What comes back must be the data itself, retyped exactly.

Segment Start: Dataset entries

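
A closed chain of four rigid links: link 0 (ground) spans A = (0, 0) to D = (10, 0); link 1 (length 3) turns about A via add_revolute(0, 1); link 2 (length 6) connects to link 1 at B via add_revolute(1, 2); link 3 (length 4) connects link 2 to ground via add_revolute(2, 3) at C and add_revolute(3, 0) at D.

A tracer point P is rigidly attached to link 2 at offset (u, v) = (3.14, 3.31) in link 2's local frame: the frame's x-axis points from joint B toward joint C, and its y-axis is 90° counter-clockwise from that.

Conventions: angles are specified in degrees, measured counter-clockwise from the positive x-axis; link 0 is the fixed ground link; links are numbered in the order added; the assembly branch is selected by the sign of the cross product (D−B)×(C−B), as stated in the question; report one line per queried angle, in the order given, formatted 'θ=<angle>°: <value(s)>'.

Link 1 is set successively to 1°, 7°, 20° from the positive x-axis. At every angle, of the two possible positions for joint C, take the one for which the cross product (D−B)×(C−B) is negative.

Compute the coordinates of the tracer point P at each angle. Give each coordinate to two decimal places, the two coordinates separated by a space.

A=(0,0), D=(10.00,0)
θ=1°: B = A + 3.00·(cos1°, sin1°) = (2.9995, 0.0524)
θ=1°: |BD| = 7.0007
θ=1°: circle(B,6.00) ∩ circle(D,4.00): a=4.9288, h=3.4216
θ=1°:   candidates: C₊=(7.9538,3.4370) cross=23.953; C₋=(7.9026,-3.4060) cross=-23.953
θ=1°:   branch - wants cross < 0 → take C=(7.9026,-3.4060) (cross=-23.953)
θ=1°: ex = (C−B)/|BC| = (0.8172,-0.5764); ey = (0.5764,0.8172)
θ=1°: P = B + 3.14·ex + 3.31·ey = (7.4733,0.9473)
θ=7°: B = A + 3.00·(cos7°, sin7°) = (2.9776, 0.3656)
θ=7°: |BD| = 7.0319
θ=7°: circle(B,6.00) ∩ circle(D,4.00): a=4.9380, h=3.4082
θ=7°:   candidates: C₊=(8.0862,3.5125) cross=23.966; C₋=(7.7318,-3.2947) cross=-23.966
θ=7°:   branch - wants cross < 0 → take C=(7.7318,-3.2947) (cross=-23.966)
θ=7°: ex = (C−B)/|BC| = (0.7924,-0.6101); ey = (0.6101,0.7924)
θ=7°: P = B + 3.14·ex + 3.31·ey = (7.4849,1.0727)
θ=20°: B = A + 3.00·(cos20°, sin20°) = (2.8191, 1.0261)
θ=20°: |BD| = 7.2539
θ=20°: circle(B,6.00) ∩ circle(D,4.00): a=5.0055, h=3.3083
θ=20°:   candidates: C₊=(8.2422,3.5931) cross=23.998; C₋=(7.3063,-2.9570) cross=-23.998
θ=20°:   branch - wants cross < 0 → take C=(7.3063,-2.9570) (cross=-23.998)
θ=20°: ex = (C−B)/|BC| = (0.7479,-0.6638); ey = (0.6638,0.7479)
θ=20°: P = B + 3.14·ex + 3.31·ey = (7.3647,1.4170)

θ=1°: 7.47 0.95
θ=7°: 7.48 1.07
θ=20°: 7.36 1.42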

Segment End: Dataset entries

**Result:**
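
A closed chain of four rigid links: link 0 (ground) spans A = (0, 0) to D = (10, 0); link 1 (length 3) turns about A via add_revolute(0, 1); link 2 (length 6) connects to link 1 at B via add_revolute(1, 2); link 3 (length 4) connects link 2 to ground via add_revolute(2, 3) at C and add_revolute(3, 0) at D.

A tracer point P is rigidly attached to link 2 at offset (u, v) = (3.14, 3.31) in link 2's local frame: the frame's x-axis points from joint B toward joint C, and its y-axis is 90° counter-clockwise from that.

Conventions: angles are specified in degrees, measured counter-clockwise from the positive x-axis; link 0 is the fixed ground link; links are numbered in the order added; the assembly branch is selected by the sign of the cross product (D−B)×(C−B), as stated in the question; report one line per queried angle, in the order given, formatted 'θ=<angle>°: <value(s)>'.

Link 1 is set successively to 1°, 7°, 20° from the positive x-axis. At every angle, of the two possible positions for joint C, take the one for which the cross product (D−B)×(C−B) is negative.

Compute the coordinates of the tracer point P at each angle. Give each coordinate to two decimal places, the two coordinates separated by a space.

A=(0,0), D=(10.00,0)
θ=1°: B = A + 3.00·(cos1°, sin1°) = (2.9995, 0.0524)
θ=1°: |BD| = 7.0007
θ=1°: circle(B,6.00) ∩ circle(D,4.00): a=4.9288, h=3.4216
θ=1°:   candidates: C₊=(7.9538,3.4370) cross=23.953; C₋=(7.9026,-3.4060) cross=-23.953
θ=1°:   branch - wants cross < 0 → take C=(7.9026,-3.4060) (cross=-23.953)
θ=1°: ex = (C−B)/|BC| = (0.8172,-0.5764); ey = (0.5764,0.8172)
θ=1°: P = B + 3.14·ex + 3.31·ey = (7.4733,0.9473)
θ=7°: B = A + 3.00·(cos7°, sin7°) = (2.9776, 0.3656)
θ=7°: |BD| = 7.0319
θ=7°: circle(B,6.00) ∩ circle(D,4.00): a=4.9380, h=3.4082
θ=7°:   candidates: C₊=(8.0862,3.5125) cross=23.966; C₋=(7.7318,-3.2947) cross=-23.966
θ=7°:   branch - wants cross < 0 → take C=(7.7318,-3.2947) (cross=-23.966)
θ=7°: ex = (C−B)/|BC| = (0.7924,-0.6101); ey = (0.6101,0.7924)
θ=7°: P = B + 3.14·ex + 3.31·ey = (7.4849,1.0727)
θ=20°: B = A + 3.00·(cos20°, sin20°) = (2.8191, 1.0261)
θ=20°: |BD| = 7.2539
θ=20°: circle(B,6.00) ∩ circle(D,4.00): a=5.0055, h=3.3083
θ=20°:   candidates: C₊=(8.2422,3.5931) cross=23.998; C₋=(7.3063,-2.9570) cross=-23.998
θ=20°:   branch - wants cross < 0 → take C=(7.3063,-2.9570) (cross=-23.998)
θ=20°: ex = (C−B)/|BC| = (0.7479,-0.6638); ey = (0.6638,0.7479)
θ=20°: P = B + 3.14·ex + 3.31·ey = (7.3647,1.4170)

θ=1°: 7.47 0.95
θ=7°: 7.48 1.07
θ=20°: 7.36 1.42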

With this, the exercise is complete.